═══ TASK DATA ═══

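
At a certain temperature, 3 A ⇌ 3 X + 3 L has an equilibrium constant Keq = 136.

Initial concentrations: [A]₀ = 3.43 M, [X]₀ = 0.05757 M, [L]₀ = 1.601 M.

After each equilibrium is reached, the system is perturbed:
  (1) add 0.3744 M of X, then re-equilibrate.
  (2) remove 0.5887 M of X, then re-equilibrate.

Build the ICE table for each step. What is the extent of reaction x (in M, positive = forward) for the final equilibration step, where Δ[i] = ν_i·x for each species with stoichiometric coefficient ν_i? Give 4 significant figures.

x = 0.06476 M

Q₀ = 1.9404e-05 vs Keq = 136 ⇒ Q<K, forward
Step 1:
                  A         X         L
  Initial      3.43   0.05757     1.601
  Change     -1.995     1.995     1.995
  Equil       1.435     2.052     3.596
  solve Keq expr → x = 0.665; check Q = 136
Then add 0.3744 M of X.
Step 2:
                  A         X         L
  Initial     1.435     2.427     3.596
  Change     0.1219   -0.1219   -0.1219
  Equil       1.557     2.305     3.474
  solve Keq expr → x = -0.04064; check Q = 136
Then remove 0.5887 M of X.
Step 3:
                  A         X         L
  Initial     1.557     1.716     3.474
  Change    -0.1943    0.1943    0.1943
  Equil       1.363      1.91     3.668
  solve Keq expr → x = 0.06476; check Q = 136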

═══

Your task is to repeat each line of the material exactly.

OUTPUT BELOW
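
At a certain temperature, 3 A ⇌ 3 X + 3 L has an equilibrium constant Keq = 136.

Initial concentrations: [A]₀ = 3.43 M, [X]₀ = 0.05757 M, [L]₀ = 1.601 M.

After each equilibrium is reached, the system is perturbed:
  (1) add 0.3744 M of X, then re-equilibrate.
  (2) remove 0.5887 M of X, then re-equilibrate.

Build the ICE table for each step. What is the extent of reaction x (in M, positive = forward) for the final equilibration step, where Δ[i] = ν_i·x for each species with stoichiometric coefficient ν_i? Give 4 significant figures.

x = 0.06476 M

Q₀ = 1.9404e-05 vs Keq = 136 ⇒ Q<K, forward
Step 1:
                  A         X         L
  Initial      3.43   0.05757     1.601
  Change     -1.995     1.995     1.995
  Equil       1.435     2.052     3.596
  solve Keq expr → x = 0.665; check Q = 136
Then add 0.3744 M of X.
Step 2:
                  A         X         L
  Initial     1.435     2.427     3.596
  Change     0.1219   -0.1219   -0.1219
  Equil       1.557     2.305     3.474
  solve Keq expr → x = -0.04064; check Q = 136
Then remove 0.5887 M of X.
Step 3:
                  A         X         L
  Initial     1.557     1.716     3.474
  Change    -0.1943    0.1943    0.1943
  Equil       1.363      1.91     3.668
  solve Keq expr → x = 0.06476; check Q = 136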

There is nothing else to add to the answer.